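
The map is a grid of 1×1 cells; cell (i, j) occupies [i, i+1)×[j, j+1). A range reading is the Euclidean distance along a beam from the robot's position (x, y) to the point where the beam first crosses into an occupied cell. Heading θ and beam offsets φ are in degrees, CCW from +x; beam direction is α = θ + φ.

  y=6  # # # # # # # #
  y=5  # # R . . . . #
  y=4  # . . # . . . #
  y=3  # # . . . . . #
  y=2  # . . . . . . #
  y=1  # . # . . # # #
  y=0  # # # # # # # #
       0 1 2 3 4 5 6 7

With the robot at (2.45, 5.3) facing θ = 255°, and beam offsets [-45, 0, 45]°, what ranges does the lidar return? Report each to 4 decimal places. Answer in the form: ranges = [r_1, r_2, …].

beam 1: φ=-45°, α=210°
  d=(-0.8660,-0.5000)  start (2,5)  tX=0.5196 tY=0.6000  stride 1/|dx|=1.1547 1/|dy|=2.0000
    cross x-line → (1,5), t=0.5196 (wall)
  → r_1 = 0.5196
beam 2: φ=0°, α=255°
  d=(-0.2588,-0.9659)  start (2,5)  tX=1.7387 tY=0.3106  stride 1/|dx|=3.8637 1/|dy|=1.0353
    cross y-line → (2,4), t=0.3106
    cross y-line → (2,3), t=1.3459
    cross x-line → (1,3), t=1.7387 (wall)
  → r_2 = 1.7387
beam 3: φ=45°, α=300°
  d=(0.5000,-0.8660)  start (2,5)  tX=1.1000 tY=0.3464  stride 1/|dx|=2.0000 1/|dy|=1.1547
    cross y-line → (2,4), t=0.3464
    cross x-line → (3,4), t=1.1000 (wall)
  → r_3 = 1.1000

ranges = [0.5196, 1.7387, 1.1000]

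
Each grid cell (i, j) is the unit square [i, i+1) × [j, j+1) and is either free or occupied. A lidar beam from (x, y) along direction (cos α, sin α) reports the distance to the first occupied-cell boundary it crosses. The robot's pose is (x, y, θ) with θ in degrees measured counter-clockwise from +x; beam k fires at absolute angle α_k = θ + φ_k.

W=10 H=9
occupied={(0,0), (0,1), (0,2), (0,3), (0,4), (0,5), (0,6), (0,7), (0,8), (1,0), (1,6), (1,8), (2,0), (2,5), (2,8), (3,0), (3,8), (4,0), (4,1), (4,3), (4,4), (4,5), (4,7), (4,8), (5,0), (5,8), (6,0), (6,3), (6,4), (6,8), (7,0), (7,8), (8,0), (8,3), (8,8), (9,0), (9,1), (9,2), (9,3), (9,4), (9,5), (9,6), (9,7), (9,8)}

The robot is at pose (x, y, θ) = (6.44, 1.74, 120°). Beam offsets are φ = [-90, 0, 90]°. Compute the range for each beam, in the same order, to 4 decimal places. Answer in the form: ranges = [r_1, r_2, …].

ranges = [2.5200, 2.8800, 1.4800]

beam 1: φ=-90°, α=30°
  d=(0.8660,0.5000)  start (6,1)  tX=0.6466 tY=0.5200  stride 1/|dx|=1.1547 1/|dy|=2.0000
    cross y-line → (6,2), t=0.5200
    cross x-line → (7,2), t=0.6466
    cross x-line → (8,2), t=1.8013
    cross y-line → (8,3), t=2.5200 (wall)
  → r_1 = 2.5200
beam 2: φ=0°, α=120°
  d=(-0.5000,0.8660)  start (6,1)  tX=0.8800 tY=0.3002  stride 1/|dx|=2.0000 1/|dy|=1.1547
    cross y-line → (6,2), t=0.3002
    cross x-line → (5,2), t=0.8800
    cross y-line → (5,3), t=1.4549
    cross y-line → (5,4), t=2.6096
    cross x-line → (4,4), t=2.8800 (wall)
  → r_2 = 2.8800
beam 3: φ=90°, α=210°
  d=(-0.8660,-0.5000)  start (6,1)  tX=0.5081 tY=1.4800  stride 1/|dx|=1.1547 1/|dy|=2.0000
    cross x-line → (5,1), t=0.5081
    cross y-line → (5,0), t=1.4800 (wall)
  → r_3 = 1.4800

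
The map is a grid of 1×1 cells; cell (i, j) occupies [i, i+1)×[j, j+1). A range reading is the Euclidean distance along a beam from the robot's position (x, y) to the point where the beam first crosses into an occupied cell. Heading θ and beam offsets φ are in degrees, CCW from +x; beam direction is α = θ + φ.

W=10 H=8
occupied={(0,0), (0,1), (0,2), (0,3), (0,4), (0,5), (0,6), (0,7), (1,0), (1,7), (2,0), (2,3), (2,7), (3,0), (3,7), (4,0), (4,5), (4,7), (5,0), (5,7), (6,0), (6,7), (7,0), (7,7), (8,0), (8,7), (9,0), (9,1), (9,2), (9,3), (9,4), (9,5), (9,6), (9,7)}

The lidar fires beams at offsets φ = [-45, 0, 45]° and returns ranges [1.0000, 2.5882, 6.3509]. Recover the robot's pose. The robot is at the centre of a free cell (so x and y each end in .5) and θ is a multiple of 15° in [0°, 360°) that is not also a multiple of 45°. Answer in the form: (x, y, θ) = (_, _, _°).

(x, y, θ) = (7.5, 6.5, 195°)

Enumerate (i+0.5, j+0.5, θ) over the 46 free cells and 16 admissible headings. For each, cast all 3 beams and compare to the given ranges.
  (5.5, 3.5, 330°): beam 1 = 2.5882 ≠ 1.0000 ✗
  (5.5, 4.5, 240°): beam 1 = 2.5882 ≠ 1.0000 ✗
  (6.5, 3.5, 120°): beam 1 = 3.6235 ≠ 1.0000 ✗
  (7.5, 1.5, 330°): beam 1 = 0.5176 ≠ 1.0000 ✗
  …
  (7.5, 6.5, 195°): r_1=1.0000, r_2=2.5882, r_3=6.3509 — all match ✓
Unique over the lattice → pose = (7.5, 6.5, 195°).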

Exercise prompt
Word for word, write out each entry shown above.

Response to the task
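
The map is a grid of 1×1 cells; cell (i, j) occupies [i, i+1)×[j, j+1). A range reading is the Euclidean distance along a beam from the robot's position (x, y) to the point where the beam first crosses into an occupied cell. Heading θ and beam offsets φ are in degrees, CCW from +x; beam direction is α = θ + φ.

  y=6  # # # # # # # #
  y=5  # # R . . . . #
  y=4  # . . # . . . #
  y=3  # # . . . . . #
  y=2  # . . . . . . #
  y=1  # . # . . # # #
  y=0  # # # # # # # #
       0 1 2 3 4 5 6 7

With the robot at (2.45, 5.3) facing θ = 255°, and beam offsets [-45, 0, 45]°, what ranges does the lidar return? Report each to 4 decimal places. Answer in the form: ranges = [r_1, r_2, …].

beam 1: φ=-45°, α=210°
  d=(-0.8660,-0.5000)  start (2,5)  tX=0.5196 tY=0.6000  stride 1/|dx|=1.1547 1/|dy|=2.0000
    cross x-line → (1,5), t=0.5196 (wall)
  → r_1 = 0.5196
beam 2: φ=0°, α=255°
  d=(-0.2588,-0.9659)  start (2,5)  tX=1.7387 tY=0.3106  stride 1/|dx|=3.8637 1/|dy|=1.0353
    cross y-line → (2,4), t=0.3106
    cross y-line → (2,3), t=1.3459
    cross x-line → (1,3), t=1.7387 (wall)
  → r_2 = 1.7387
beam 3: φ=45°, α=300°
  d=(0.5000,-0.8660)  start (2,5)  tX=1.1000 tY=0.3464  stride 1/|dx|=2.0000 1/|dy|=1.1547
    cross y-line → (2,4), t=0.3464
    cross x-line → (3,4), t=1.1000 (wall)
  → r_3 = 1.1000

ranges = [0.5196, 1.7387, 1.1000]

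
Each grid cell (i, j) is the unit square [i, i+1) × [j, j+1) and is either free or occupied. A lidar beam from (x, y) along direction (cos α, sin α) reports the distance to the first occupied-cell boundary it crosses. The robot's pose is (x, y, θ) with θ in degrees measured counter-clockwise from +x; beam k fires at absolute angle α_k = θ + φ_k.

W=10 H=9
occupied={(0,0), (0,1), (0,2), (0,3), (0,4), (0,5), (0,6), (0,7), (0,8), (1,0), (1,6), (1,8), (2,0), (2,5), (2,8), (3,0), (3,8), (4,0), (4,1), (4,3), (4,4), (4,5), (4,7), (4,8), (5,0), (5,8), (6,0), (6,3), (6,4), (6,8), (7,0), (7,8), (8,0), (8,3), (8,8), (9,0), (9,1), (9,2), (9,3), (9,4), (9,5), (9,6), (9,7), (9,8)}

The robot is at pose (x, y, θ) = (6.44, 1.74, 120°). Beam offsets are φ = [-90, 0, 90]°. Compute the range for each beam, in the same order, to 4 decimal places. Answer in the form: ranges = [r_1, r_2, …].

ranges = [2.5200, 2.8800, 1.4800]

beam 1: φ=-90°, α=30°
  d=(0.8660,0.5000)  start (6,1)  tX=0.6466 tY=0.5200  stride 1/|dx|=1.1547 1/|dy|=2.0000
    cross y-line → (6,2), t=0.5200
    cross x-line → (7,2), t=0.6466
    cross x-line → (8,2), t=1.8013
    cross y-line → (8,3), t=2.5200 (wall)
  → r_1 = 2.5200
beam 2: φ=0°, α=120°
  d=(-0.5000,0.8660)  start (6,1)  tX=0.8800 tY=0.3002  stride 1/|dx|=2.0000 1/|dy|=1.1547
    cross y-line → (6,2), t=0.3002
    cross x-line → (5,2), t=0.8800
    cross y-line → (5,3), t=1.4549
    cross y-line → (5,4), t=2.6096
    cross x-line → (4,4), t=2.8800 (wall)
  → r_2 = 2.8800
beam 3: φ=90°, α=210°
  d=(-0.8660,-0.5000)  start (6,1)  tX=0.5081 tY=1.4800  stride 1/|dx|=1.1547 1/|dy|=2.0000
    cross x-line → (5,1), t=0.5081
    cross y-line → (5,0), t=1.4800 (wall)
  → r_3 = 1.4800

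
The map is a grid of 1×1 cells; cell (i, j) occupies [i, i+1)×[j, j+1). A range reading is the Euclidean distance along a beam from the robot's position (x, y) to the point where the beam first crosses into an occupied cell. Heading θ and beam offsets φ are in degrees, CCW from +x; beam direction is α = θ + φ.

W=10 H=8
occupied={(0,0), (0,1), (0,2), (0,3), (0,4), (0,5), (0,6), (0,7), (1,0), (1,7), (2,0), (2,3), (2,7), (3,0), (3,7), (4,0), (4,5), (4,7), (5,0), (5,7), (6,0), (6,7), (7,0), (7,7), (8,0), (8,7), (9,0), (9,1), (9,2), (9,3), (9,4), (9,5), (9,6), (9,7)}

The lidar fires beams at offsets φ = [-45, 0, 45]° and returns ranges [1.0000, 2.5882, 6.3509]. Recover the robot's pose. The robot is at the centre of a free cell (so x and y each end in .5) and θ is a multiple of 15° in [0°, 360°) that is not also a multiple of 45°. Answer in the form: (x, y, θ) = (_, _, _°).

(x, y, θ) = (7.5, 6.5, 195°)

Enumerate (i+0.5, j+0.5, θ) over the 46 free cells and 16 admissible headings. For each, cast all 3 beams and compare to the given ranges.
  (5.5, 3.5, 330°): beam 1 = 2.5882 ≠ 1.0000 ✗
  (5.5, 4.5, 240°): beam 1 = 2.5882 ≠ 1.0000 ✗
  (6.5, 3.5, 120°): beam 1 = 3.6235 ≠ 1.0000 ✗
  (7.5, 1.5, 330°): beam 1 = 0.5176 ≠ 1.0000 ✗
  …
  (7.5, 6.5, 195°): r_1=1.0000, r_2=2.5882, r_3=6.3509 — all match ✓
Unique over the lattice → pose = (7.5, 6.5, 195°).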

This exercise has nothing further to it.